▸ **DATASET RECORDS**:
+-------+

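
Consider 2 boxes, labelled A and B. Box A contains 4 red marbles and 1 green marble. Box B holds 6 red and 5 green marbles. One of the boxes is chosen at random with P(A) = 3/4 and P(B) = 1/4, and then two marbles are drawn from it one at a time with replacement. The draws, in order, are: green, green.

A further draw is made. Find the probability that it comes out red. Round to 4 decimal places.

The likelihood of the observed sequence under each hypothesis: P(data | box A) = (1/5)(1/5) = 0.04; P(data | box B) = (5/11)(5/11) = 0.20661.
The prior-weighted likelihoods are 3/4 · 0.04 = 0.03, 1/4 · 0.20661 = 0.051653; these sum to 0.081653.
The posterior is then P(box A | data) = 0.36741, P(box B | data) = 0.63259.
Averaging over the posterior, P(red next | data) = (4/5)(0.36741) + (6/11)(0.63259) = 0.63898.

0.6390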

+-------+

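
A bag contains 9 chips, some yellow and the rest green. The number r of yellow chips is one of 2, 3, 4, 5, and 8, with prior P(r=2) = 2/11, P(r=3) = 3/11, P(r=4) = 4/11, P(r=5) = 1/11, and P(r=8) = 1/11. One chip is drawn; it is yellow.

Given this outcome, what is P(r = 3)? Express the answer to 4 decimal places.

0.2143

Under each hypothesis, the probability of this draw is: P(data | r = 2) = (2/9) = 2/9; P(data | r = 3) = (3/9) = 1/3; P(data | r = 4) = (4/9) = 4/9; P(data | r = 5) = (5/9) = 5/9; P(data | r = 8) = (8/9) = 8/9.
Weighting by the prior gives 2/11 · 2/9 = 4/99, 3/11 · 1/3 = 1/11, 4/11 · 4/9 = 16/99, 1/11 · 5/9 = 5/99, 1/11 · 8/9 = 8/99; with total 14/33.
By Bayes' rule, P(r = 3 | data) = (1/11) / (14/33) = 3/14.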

+-------+

▸ **WORK ORDER**: Pull every line holding "drawn" out of the records.

▸ **TASK ANSWER**:
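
Consider 2 boxes, labelled A and B. Box A contains 4 red marbles and 1 green marble. Box B holds 6 red and 5 green marbles. One of the boxes is chosen at random with P(A) = 3/4 and P(B) = 1/4, and then two marbles are drawn from it one at a time with replacement. The draws, in order, are: green, green.
A bag contains 9 chips, some yellow and the rest green. The number r of yellow chips is one of 2, 3, 4, 5, and 8, with prior P(r=2) = 2/11, P(r=3) = 3/11, P(r=4) = 4/11, P(r=5) = 1/11, and P(r=8) = 1/11. One chip is drawn; it is yellow.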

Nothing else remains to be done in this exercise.